Every line below between the one holding "11 14 13)|= 4" and the one holding "((0 8 3) * (2 7", inclusive, should be copied exactly, and no other line.

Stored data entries
◇ ◇ ◇ ◇
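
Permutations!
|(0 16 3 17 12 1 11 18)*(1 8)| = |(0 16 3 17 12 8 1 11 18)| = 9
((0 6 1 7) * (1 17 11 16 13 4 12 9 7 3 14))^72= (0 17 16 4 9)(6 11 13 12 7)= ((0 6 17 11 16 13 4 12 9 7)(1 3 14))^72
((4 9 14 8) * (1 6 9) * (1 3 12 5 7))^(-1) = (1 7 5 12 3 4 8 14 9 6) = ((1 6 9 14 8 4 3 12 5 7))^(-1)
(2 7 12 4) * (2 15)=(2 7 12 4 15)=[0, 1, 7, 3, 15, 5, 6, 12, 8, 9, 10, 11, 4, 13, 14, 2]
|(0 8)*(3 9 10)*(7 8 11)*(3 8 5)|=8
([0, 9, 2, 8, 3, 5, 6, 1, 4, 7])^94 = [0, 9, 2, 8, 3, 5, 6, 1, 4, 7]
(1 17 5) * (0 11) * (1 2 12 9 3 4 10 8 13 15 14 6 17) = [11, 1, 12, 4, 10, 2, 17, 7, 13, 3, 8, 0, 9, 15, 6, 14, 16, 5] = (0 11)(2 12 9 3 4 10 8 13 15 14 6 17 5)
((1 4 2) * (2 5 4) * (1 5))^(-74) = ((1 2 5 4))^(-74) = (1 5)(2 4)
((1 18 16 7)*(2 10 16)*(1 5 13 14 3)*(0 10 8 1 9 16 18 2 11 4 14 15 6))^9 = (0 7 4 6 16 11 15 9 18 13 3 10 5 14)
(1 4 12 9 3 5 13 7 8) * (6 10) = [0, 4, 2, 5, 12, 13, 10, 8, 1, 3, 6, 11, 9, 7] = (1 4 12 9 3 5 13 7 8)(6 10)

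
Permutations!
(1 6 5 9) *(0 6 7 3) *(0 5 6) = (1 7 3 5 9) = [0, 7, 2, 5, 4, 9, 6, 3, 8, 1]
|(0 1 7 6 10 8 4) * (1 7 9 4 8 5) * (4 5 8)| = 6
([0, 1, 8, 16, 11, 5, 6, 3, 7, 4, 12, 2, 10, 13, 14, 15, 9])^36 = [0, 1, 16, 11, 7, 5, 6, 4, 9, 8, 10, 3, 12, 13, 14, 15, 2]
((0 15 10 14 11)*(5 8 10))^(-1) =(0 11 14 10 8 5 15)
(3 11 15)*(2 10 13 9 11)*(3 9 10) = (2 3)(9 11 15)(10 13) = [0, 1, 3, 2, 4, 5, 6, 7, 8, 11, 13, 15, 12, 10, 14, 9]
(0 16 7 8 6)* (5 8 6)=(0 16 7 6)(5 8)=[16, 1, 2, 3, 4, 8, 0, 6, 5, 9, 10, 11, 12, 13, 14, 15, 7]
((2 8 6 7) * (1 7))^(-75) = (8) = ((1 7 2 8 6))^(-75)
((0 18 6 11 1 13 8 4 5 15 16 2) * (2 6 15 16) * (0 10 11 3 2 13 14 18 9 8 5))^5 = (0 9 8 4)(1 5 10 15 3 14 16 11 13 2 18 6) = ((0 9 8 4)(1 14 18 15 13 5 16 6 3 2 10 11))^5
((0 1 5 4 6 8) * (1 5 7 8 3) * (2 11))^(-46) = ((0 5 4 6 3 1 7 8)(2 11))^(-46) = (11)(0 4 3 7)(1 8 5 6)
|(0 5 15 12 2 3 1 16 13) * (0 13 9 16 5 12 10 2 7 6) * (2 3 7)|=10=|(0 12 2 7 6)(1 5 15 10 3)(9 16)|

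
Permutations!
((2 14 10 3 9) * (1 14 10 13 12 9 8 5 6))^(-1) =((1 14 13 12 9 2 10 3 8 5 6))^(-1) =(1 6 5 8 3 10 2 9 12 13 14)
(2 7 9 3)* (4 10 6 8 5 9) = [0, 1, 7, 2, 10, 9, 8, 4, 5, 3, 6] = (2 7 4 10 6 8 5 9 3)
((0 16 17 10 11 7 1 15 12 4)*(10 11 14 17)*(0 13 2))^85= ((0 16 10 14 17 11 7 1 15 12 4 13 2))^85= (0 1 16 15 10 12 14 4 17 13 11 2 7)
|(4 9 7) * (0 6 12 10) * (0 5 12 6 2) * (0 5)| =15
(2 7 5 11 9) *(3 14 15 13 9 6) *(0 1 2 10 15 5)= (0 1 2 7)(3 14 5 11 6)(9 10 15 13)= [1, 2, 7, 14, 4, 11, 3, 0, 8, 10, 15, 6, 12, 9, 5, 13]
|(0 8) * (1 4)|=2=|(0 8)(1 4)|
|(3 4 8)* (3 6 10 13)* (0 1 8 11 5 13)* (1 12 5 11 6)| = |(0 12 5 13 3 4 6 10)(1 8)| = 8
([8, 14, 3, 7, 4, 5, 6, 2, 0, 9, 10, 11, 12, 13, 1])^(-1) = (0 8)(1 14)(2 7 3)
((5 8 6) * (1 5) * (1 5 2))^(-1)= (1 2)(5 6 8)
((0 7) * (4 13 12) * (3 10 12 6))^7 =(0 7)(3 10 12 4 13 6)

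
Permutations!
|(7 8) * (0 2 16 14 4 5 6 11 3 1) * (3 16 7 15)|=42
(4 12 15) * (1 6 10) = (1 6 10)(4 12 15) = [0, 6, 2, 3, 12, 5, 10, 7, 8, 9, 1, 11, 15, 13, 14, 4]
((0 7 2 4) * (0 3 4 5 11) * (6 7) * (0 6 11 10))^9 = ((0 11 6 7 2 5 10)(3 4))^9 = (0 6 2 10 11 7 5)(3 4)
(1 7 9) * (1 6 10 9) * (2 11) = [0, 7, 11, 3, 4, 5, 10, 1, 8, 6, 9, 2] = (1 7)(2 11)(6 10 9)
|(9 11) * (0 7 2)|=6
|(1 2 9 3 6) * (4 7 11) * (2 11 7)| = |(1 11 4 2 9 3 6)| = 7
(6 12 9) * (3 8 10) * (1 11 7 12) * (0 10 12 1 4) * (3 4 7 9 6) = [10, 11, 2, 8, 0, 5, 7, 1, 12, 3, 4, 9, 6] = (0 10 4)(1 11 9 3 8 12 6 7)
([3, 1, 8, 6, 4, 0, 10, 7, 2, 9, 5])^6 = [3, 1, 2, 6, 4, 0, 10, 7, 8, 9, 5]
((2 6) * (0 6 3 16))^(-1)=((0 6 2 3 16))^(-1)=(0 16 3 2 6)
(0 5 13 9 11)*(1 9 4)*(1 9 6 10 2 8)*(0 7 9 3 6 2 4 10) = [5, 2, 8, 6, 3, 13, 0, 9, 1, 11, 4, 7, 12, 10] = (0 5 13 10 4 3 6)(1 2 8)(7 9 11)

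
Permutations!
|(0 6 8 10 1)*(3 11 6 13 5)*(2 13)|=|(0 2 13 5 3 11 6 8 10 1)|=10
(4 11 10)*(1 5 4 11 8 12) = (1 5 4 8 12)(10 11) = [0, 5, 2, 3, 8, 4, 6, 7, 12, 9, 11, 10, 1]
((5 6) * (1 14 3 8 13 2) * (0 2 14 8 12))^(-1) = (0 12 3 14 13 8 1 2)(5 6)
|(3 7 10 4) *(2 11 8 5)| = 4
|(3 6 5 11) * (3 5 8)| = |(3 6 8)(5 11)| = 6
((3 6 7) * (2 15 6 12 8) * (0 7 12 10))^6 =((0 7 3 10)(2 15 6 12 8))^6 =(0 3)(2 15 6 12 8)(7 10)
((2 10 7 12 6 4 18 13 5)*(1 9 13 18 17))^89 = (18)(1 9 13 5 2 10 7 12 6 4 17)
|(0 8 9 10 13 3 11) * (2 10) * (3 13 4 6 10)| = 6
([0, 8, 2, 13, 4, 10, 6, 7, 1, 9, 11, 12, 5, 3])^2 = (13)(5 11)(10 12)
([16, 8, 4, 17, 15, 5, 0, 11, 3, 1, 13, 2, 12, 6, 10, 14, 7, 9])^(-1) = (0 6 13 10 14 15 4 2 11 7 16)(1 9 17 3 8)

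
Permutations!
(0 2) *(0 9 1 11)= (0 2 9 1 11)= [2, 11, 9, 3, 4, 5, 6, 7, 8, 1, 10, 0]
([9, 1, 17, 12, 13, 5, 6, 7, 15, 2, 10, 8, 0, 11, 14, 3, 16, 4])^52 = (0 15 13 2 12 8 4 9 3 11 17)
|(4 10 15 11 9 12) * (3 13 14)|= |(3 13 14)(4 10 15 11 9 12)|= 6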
◇ ◇ ◇ ◇
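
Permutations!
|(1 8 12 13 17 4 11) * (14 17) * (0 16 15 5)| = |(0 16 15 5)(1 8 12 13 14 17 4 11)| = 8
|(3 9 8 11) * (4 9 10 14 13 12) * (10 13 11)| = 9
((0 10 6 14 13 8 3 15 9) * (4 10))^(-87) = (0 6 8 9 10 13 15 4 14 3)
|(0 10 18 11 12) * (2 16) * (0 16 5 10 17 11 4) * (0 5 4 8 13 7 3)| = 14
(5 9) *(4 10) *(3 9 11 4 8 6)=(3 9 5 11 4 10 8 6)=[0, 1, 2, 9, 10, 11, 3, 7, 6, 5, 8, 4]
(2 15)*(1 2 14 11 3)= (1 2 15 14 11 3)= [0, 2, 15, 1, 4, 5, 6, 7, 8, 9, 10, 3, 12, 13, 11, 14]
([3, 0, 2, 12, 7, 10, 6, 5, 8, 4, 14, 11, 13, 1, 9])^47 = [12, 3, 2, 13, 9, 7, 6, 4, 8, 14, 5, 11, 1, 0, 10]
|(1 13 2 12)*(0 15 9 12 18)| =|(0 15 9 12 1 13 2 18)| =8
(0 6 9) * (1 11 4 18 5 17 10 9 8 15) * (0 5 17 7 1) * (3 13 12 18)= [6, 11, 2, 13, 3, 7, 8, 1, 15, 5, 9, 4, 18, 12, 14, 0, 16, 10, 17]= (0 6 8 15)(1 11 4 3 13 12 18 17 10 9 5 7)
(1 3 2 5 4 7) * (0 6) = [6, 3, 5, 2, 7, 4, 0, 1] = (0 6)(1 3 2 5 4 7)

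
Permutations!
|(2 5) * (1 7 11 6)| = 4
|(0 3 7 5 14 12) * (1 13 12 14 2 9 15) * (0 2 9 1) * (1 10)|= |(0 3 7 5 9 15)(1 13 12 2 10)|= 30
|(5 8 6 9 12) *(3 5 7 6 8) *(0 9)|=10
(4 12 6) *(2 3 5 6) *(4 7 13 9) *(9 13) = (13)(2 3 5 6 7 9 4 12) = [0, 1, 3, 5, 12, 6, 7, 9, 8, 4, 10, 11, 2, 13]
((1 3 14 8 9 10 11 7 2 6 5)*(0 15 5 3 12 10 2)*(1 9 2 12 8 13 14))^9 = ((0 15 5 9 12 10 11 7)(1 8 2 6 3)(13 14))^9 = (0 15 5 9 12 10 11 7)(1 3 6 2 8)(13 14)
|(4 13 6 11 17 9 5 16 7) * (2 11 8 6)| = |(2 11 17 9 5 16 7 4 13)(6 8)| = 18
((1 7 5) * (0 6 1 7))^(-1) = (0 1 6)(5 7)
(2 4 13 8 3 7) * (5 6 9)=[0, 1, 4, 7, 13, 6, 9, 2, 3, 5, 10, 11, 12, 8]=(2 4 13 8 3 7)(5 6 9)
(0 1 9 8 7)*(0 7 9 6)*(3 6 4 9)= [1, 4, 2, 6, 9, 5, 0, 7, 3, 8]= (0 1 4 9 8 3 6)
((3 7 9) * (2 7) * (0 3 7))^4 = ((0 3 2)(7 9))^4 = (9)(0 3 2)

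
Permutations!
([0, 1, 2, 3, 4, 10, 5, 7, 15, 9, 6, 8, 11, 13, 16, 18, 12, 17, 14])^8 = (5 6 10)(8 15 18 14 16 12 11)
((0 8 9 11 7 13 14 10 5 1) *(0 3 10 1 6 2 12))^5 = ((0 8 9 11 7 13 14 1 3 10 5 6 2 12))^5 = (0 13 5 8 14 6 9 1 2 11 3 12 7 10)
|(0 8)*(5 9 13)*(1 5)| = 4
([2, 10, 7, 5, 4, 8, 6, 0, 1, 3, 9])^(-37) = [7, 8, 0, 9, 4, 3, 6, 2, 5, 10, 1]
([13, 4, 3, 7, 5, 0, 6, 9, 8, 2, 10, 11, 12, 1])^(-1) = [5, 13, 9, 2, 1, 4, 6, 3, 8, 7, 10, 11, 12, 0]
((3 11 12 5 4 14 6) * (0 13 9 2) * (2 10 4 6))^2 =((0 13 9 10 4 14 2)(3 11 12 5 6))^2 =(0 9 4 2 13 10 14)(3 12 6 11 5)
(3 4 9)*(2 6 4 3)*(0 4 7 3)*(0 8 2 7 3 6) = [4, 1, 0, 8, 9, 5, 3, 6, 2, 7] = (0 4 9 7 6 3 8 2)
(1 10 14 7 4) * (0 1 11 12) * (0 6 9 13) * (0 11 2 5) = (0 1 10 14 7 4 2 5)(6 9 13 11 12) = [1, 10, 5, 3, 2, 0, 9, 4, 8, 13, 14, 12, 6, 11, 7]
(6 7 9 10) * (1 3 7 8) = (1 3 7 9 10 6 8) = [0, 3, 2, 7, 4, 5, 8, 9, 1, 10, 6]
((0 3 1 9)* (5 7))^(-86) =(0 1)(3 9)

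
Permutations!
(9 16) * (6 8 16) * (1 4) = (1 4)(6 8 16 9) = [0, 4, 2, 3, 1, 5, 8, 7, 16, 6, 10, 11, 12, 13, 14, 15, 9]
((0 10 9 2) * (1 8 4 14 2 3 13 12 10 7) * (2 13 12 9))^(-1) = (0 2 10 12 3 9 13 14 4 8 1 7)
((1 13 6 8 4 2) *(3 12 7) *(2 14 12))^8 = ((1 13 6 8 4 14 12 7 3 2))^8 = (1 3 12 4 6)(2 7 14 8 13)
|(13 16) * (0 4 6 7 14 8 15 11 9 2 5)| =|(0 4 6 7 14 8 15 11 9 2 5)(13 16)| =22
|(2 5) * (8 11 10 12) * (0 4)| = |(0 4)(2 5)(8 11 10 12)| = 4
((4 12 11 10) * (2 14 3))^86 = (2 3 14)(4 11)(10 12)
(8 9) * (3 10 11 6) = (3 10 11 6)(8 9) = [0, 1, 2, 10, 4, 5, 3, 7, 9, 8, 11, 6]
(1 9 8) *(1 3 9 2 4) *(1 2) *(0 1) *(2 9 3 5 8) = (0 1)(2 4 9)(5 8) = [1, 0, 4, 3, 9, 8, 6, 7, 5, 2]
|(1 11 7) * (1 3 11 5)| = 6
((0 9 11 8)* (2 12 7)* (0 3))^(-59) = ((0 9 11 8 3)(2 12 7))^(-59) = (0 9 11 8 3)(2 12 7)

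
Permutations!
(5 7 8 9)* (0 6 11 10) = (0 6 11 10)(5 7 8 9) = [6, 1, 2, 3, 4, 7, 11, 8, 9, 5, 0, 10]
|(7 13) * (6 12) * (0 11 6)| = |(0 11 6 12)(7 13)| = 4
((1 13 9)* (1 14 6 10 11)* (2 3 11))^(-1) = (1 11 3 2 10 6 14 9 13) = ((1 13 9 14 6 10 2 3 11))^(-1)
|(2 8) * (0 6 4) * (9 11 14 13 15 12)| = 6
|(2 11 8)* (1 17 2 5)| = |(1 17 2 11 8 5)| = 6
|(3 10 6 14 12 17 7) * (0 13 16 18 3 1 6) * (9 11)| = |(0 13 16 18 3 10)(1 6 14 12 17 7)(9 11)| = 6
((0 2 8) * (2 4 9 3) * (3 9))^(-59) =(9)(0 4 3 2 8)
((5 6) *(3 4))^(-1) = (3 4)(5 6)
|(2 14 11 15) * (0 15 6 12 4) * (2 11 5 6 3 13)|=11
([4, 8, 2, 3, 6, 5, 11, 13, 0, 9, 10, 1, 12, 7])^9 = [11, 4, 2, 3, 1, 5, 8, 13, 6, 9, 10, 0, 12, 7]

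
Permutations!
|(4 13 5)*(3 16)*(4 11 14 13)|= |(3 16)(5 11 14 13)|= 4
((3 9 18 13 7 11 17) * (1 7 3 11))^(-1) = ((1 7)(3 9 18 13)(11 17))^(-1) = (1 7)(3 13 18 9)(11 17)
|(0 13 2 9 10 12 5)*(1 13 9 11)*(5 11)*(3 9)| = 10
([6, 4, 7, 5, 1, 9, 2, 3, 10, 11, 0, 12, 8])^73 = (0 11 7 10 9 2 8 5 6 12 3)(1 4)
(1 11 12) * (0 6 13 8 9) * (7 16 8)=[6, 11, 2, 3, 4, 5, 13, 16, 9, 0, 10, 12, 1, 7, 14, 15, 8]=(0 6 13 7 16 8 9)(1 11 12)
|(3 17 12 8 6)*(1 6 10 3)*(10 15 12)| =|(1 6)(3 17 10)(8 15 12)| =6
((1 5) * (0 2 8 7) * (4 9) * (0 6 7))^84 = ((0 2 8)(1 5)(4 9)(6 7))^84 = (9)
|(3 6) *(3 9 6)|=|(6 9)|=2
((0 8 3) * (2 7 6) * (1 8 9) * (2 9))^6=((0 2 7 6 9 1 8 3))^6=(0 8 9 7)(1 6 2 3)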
◇ ◇ ◇ ◇
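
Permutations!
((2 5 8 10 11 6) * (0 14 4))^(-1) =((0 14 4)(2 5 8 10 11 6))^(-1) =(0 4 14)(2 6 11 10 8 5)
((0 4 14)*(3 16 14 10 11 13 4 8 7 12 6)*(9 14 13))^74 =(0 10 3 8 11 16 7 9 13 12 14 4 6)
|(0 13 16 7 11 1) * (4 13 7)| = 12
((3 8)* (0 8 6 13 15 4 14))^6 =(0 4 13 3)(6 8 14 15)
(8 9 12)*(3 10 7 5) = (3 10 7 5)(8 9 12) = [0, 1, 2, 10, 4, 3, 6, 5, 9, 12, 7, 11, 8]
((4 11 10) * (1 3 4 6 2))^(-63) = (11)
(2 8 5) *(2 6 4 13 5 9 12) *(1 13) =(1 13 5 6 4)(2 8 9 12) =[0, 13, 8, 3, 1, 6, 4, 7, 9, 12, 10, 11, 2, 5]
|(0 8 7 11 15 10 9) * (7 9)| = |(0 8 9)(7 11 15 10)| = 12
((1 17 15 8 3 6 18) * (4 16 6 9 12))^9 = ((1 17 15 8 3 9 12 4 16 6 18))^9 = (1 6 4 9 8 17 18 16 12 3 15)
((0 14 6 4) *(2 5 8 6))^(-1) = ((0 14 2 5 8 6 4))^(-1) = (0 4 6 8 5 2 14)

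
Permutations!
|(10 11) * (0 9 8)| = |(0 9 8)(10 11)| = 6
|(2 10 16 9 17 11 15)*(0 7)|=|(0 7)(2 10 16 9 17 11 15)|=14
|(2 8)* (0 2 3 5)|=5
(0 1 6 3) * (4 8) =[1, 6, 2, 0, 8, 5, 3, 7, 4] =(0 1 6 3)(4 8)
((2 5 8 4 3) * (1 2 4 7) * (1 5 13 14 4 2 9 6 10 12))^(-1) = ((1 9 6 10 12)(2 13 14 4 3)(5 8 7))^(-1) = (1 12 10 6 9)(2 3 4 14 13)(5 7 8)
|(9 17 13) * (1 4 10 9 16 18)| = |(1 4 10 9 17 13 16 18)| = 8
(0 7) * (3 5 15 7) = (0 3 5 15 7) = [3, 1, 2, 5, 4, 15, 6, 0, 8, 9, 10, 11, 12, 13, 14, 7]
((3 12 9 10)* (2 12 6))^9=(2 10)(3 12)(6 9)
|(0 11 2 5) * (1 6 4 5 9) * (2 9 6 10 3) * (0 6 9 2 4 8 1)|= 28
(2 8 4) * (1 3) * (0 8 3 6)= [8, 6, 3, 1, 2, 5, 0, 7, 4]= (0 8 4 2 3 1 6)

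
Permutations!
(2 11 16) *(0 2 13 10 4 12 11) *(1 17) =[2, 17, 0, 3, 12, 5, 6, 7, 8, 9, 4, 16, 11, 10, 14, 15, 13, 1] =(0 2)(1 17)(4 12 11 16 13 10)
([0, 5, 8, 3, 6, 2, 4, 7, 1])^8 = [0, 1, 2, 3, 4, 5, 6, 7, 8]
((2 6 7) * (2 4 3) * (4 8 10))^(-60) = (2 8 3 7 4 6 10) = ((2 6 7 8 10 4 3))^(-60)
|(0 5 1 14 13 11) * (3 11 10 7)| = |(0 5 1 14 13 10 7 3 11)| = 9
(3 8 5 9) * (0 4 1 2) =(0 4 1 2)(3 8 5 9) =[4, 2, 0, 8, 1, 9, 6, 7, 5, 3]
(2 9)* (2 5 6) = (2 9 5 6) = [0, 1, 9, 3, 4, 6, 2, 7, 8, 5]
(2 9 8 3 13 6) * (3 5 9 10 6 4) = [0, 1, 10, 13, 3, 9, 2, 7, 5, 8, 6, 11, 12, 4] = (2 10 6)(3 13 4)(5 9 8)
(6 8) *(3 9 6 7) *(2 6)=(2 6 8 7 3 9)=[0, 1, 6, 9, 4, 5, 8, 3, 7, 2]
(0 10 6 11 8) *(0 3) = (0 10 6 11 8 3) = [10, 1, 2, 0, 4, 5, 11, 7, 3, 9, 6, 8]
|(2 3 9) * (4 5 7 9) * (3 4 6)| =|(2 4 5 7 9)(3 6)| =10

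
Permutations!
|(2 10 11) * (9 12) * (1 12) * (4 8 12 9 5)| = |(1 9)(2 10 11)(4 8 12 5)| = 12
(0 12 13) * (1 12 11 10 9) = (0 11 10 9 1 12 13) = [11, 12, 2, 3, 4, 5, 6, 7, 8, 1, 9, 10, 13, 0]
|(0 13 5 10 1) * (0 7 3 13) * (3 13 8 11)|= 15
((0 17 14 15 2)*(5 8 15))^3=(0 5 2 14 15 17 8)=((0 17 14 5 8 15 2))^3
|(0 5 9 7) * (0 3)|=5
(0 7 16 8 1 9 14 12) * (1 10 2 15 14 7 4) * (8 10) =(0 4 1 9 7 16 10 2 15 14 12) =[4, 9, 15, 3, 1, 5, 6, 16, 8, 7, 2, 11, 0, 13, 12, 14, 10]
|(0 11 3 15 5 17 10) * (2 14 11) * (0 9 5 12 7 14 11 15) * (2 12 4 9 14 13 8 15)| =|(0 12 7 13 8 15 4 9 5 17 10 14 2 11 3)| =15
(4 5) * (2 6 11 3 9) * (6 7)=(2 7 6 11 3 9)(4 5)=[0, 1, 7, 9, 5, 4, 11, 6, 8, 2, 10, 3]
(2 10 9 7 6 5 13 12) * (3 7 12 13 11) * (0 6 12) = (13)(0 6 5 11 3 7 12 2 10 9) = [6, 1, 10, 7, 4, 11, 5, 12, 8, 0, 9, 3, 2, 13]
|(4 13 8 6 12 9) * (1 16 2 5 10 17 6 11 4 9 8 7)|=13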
◇ ◇ ◇ ◇
Solution
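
|(4 13 5)*(3 16)*(4 11 14 13)|= |(3 16)(5 11 14 13)|= 4
((3 9 18 13 7 11 17) * (1 7 3 11))^(-1) = ((1 7)(3 9 18 13)(11 17))^(-1) = (1 7)(3 13 18 9)(11 17)
|(0 13 2 9 10 12 5)*(1 13 9 11)*(5 11)*(3 9)| = 10
([6, 4, 7, 5, 1, 9, 2, 3, 10, 11, 0, 12, 8])^73 = (0 11 7 10 9 2 8 5 6 12 3)(1 4)
(1 11 12) * (0 6 13 8 9) * (7 16 8)=[6, 11, 2, 3, 4, 5, 13, 16, 9, 0, 10, 12, 1, 7, 14, 15, 8]=(0 6 13 7 16 8 9)(1 11 12)
|(3 17 12 8 6)*(1 6 10 3)*(10 15 12)| =|(1 6)(3 17 10)(8 15 12)| =6
((1 5) * (0 2 8 7) * (4 9) * (0 6 7))^84 = ((0 2 8)(1 5)(4 9)(6 7))^84 = (9)
|(3 6) *(3 9 6)|=|(6 9)|=2
((0 8 3) * (2 7 6) * (1 8 9) * (2 9))^6=((0 2 7 6 9 1 8 3))^6=(0 8 9 7)(1 6 2 3)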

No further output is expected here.